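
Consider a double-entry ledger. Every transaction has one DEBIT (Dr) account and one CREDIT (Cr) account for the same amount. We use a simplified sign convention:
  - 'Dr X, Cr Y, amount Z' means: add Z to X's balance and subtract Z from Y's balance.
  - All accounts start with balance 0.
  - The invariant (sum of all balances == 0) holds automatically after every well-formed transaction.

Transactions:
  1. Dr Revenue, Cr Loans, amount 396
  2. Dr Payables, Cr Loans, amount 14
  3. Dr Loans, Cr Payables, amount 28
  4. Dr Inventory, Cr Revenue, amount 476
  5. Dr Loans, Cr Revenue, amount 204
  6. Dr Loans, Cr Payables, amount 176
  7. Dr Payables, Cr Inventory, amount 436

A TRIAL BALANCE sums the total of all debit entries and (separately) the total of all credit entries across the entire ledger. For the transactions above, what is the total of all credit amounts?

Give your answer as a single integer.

Txn 1: credit+=396
Txn 2: credit+=14
Txn 3: credit+=28
Txn 4: credit+=476
Txn 5: credit+=204
Txn 6: credit+=176
Txn 7: credit+=436
Total credits = 1730

Answer: 1730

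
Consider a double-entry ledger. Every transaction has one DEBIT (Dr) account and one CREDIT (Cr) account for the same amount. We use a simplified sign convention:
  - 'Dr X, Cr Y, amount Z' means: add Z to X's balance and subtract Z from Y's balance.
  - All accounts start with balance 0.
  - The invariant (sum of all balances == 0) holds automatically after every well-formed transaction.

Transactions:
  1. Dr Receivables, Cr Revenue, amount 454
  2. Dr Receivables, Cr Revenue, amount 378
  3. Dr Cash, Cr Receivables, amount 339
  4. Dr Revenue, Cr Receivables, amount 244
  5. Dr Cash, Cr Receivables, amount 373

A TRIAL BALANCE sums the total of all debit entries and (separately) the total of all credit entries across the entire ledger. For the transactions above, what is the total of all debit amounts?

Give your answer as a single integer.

Txn 1: debit+=454
Txn 2: debit+=378
Txn 3: debit+=339
Txn 4: debit+=244
Txn 5: debit+=373
Total debits = 1788

Answer: 1788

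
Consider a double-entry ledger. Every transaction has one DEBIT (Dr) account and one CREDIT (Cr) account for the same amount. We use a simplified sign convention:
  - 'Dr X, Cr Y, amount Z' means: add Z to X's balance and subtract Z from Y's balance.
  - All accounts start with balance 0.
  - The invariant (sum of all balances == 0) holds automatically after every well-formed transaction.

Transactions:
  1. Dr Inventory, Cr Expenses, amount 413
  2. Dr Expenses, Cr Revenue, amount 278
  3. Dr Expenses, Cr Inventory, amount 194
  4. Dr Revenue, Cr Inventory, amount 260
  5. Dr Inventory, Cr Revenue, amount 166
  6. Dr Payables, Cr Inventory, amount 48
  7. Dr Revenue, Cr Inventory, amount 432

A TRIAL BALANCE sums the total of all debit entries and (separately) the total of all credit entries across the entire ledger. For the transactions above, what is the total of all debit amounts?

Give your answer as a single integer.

Answer: 1791

Derivation:
Txn 1: debit+=413
Txn 2: debit+=278
Txn 3: debit+=194
Txn 4: debit+=260
Txn 5: debit+=166
Txn 6: debit+=48
Txn 7: debit+=432
Total debits = 1791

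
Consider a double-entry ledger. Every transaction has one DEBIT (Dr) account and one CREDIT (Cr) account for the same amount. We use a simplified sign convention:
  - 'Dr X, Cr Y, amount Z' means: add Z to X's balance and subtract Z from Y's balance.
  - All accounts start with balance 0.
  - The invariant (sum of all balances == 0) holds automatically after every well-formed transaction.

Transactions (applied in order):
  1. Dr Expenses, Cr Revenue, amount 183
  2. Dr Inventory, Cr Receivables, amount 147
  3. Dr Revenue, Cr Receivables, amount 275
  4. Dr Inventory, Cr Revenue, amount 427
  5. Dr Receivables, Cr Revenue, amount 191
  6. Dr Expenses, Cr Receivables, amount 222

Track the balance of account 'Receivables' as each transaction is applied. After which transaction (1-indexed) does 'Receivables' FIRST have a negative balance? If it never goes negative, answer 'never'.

Answer: 2

Derivation:
After txn 1: Receivables=0
After txn 2: Receivables=-147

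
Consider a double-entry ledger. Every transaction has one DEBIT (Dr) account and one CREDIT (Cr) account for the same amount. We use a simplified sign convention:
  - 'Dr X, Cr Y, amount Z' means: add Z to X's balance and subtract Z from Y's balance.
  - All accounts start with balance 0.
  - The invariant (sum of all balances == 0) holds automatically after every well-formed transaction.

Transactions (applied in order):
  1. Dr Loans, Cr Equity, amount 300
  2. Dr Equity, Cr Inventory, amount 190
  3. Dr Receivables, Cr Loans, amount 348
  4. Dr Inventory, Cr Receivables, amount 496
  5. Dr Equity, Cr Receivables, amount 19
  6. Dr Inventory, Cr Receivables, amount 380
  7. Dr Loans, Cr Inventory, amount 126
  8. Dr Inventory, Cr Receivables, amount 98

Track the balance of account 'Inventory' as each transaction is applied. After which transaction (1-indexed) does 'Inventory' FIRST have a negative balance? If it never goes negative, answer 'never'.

Answer: 2

Derivation:
After txn 1: Inventory=0
After txn 2: Inventory=-190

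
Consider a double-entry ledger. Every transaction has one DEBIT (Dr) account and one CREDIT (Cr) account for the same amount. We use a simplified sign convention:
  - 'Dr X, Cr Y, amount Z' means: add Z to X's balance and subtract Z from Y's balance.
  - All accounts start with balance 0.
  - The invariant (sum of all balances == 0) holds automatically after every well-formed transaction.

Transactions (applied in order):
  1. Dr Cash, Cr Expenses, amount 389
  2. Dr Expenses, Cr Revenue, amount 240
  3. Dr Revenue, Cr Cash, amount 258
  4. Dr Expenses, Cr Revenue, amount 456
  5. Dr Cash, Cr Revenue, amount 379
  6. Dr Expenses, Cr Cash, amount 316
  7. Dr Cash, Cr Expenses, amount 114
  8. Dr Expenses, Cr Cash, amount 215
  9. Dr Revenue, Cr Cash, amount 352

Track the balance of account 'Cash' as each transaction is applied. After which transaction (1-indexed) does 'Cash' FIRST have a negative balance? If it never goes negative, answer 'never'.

After txn 1: Cash=389
After txn 2: Cash=389
After txn 3: Cash=131
After txn 4: Cash=131
After txn 5: Cash=510
After txn 6: Cash=194
After txn 7: Cash=308
After txn 8: Cash=93
After txn 9: Cash=-259

Answer: 9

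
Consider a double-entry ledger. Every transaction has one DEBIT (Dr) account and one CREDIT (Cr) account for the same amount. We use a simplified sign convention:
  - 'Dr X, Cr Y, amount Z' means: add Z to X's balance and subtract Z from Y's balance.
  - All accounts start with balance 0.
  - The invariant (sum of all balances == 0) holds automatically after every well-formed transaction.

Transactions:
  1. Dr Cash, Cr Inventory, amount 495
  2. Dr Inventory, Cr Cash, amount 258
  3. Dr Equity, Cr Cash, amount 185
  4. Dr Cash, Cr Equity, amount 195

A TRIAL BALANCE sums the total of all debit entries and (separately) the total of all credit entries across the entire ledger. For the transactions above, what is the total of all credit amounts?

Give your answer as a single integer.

Answer: 1133

Derivation:
Txn 1: credit+=495
Txn 2: credit+=258
Txn 3: credit+=185
Txn 4: credit+=195
Total credits = 1133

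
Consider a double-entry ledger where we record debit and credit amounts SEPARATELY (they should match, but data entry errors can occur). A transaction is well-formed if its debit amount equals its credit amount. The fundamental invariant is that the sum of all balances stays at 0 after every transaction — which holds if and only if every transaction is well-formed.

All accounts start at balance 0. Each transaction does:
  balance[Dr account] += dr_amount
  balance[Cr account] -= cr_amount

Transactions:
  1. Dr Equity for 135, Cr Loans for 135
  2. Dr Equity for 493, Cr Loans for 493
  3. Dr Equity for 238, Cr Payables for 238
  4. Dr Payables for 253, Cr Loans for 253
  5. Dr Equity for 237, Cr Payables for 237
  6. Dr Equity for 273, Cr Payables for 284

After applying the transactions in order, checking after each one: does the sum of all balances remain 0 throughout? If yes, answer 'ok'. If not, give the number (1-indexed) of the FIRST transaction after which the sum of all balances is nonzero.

After txn 1: dr=135 cr=135 sum_balances=0
After txn 2: dr=493 cr=493 sum_balances=0
After txn 3: dr=238 cr=238 sum_balances=0
After txn 4: dr=253 cr=253 sum_balances=0
After txn 5: dr=237 cr=237 sum_balances=0
After txn 6: dr=273 cr=284 sum_balances=-11

Answer: 6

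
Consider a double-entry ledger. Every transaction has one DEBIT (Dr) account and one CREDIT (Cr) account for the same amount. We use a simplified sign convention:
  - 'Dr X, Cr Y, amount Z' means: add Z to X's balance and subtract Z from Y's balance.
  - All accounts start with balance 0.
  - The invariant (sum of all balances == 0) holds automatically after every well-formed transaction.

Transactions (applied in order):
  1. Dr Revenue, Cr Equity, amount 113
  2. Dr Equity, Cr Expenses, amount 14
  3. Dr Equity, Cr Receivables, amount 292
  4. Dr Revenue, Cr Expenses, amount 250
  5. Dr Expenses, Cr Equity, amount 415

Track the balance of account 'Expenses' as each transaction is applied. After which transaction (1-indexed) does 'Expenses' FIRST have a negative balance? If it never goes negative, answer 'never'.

Answer: 2

Derivation:
After txn 1: Expenses=0
After txn 2: Expenses=-14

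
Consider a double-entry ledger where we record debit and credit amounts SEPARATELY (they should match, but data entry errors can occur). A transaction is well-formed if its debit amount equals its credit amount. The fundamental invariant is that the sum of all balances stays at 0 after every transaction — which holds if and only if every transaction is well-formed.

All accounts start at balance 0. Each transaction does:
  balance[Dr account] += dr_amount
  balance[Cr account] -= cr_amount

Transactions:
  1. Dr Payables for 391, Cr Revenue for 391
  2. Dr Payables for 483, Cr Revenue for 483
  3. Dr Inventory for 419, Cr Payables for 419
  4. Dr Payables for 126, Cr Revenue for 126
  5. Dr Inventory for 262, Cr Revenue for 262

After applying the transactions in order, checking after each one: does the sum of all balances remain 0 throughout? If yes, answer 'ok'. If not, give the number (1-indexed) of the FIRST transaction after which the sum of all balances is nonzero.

After txn 1: dr=391 cr=391 sum_balances=0
After txn 2: dr=483 cr=483 sum_balances=0
After txn 3: dr=419 cr=419 sum_balances=0
After txn 4: dr=126 cr=126 sum_balances=0
After txn 5: dr=262 cr=262 sum_balances=0

Answer: ok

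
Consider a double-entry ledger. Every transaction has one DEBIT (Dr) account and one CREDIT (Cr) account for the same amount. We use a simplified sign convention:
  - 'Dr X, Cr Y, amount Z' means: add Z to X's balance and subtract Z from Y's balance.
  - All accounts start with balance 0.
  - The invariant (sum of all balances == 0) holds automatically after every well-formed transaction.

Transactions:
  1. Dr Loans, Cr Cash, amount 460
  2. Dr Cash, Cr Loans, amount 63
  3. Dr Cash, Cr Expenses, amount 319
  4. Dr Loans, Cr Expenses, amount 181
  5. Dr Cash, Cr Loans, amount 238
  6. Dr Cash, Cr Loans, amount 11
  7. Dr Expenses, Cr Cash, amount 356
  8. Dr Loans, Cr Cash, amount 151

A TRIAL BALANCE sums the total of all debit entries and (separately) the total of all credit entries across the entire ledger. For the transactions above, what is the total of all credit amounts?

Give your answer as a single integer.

Txn 1: credit+=460
Txn 2: credit+=63
Txn 3: credit+=319
Txn 4: credit+=181
Txn 5: credit+=238
Txn 6: credit+=11
Txn 7: credit+=356
Txn 8: credit+=151
Total credits = 1779

Answer: 1779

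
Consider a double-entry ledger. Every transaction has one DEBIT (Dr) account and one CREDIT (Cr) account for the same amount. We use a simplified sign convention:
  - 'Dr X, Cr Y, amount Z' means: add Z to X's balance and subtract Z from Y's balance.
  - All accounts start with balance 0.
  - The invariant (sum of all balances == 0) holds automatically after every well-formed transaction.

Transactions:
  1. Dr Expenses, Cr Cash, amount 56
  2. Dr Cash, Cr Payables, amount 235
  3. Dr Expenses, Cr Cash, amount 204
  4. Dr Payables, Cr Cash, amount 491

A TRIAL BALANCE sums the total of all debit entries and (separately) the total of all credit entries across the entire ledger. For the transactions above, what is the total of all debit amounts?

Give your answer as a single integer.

Txn 1: debit+=56
Txn 2: debit+=235
Txn 3: debit+=204
Txn 4: debit+=491
Total debits = 986

Answer: 986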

▶ [Goal of the exercise]:
After locating the line with "5. Dr Cash, Cr Loans, amount 238" in the records above, please set down that line and all later ones exactly, and no other line.

▶ [Result for this task]:
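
  5. Dr Cash, Cr Loans, amount 238
  6. Dr Cash, Cr Loans, amount 11
  7. Dr Expenses, Cr Cash, amount 356
  8. Dr Loans, Cr Cash, amount 151

A TRIAL BALANCE sums the total of all debit entries and (separately) the total of all credit entries across the entire ledger. For the transactions above, what is the total of all credit amounts?

Give your answer as a single integer.

Txn 1: credit+=460
Txn 2: credit+=63
Txn 3: credit+=319
Txn 4: credit+=181
Txn 5: credit+=238
Txn 6: credit+=11
Txn 7: credit+=356
Txn 8: credit+=151
Total credits = 1779

Answer: 1779

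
Consider a double-entry ledger. Every transaction has one DEBIT (Dr) account and one CREDIT (Cr) account for the same amount. We use a simplified sign convention:
  - 'Dr X, Cr Y, amount Z' means: add Z to X's balance and subtract Z from Y's balance.
  - All accounts start with balance 0.
  - The invariant (sum of all balances == 0) holds automatically after every well-formed transaction.

Transactions:
  1. Dr Expenses, Cr Cash, amount 56
  2. Dr Cash, Cr Payables, amount 235
  3. Dr Expenses, Cr Cash, amount 204
  4. Dr Payables, Cr Cash, amount 491

A TRIAL BALANCE sums the total of all debit entries and (separately) the total of all credit entries across the entire ledger. For the transactions above, what is the total of all debit amounts?

Give your answer as a single integer.

Txn 1: debit+=56
Txn 2: debit+=235
Txn 3: debit+=204
Txn 4: debit+=491
Total debits = 986

Answer: 986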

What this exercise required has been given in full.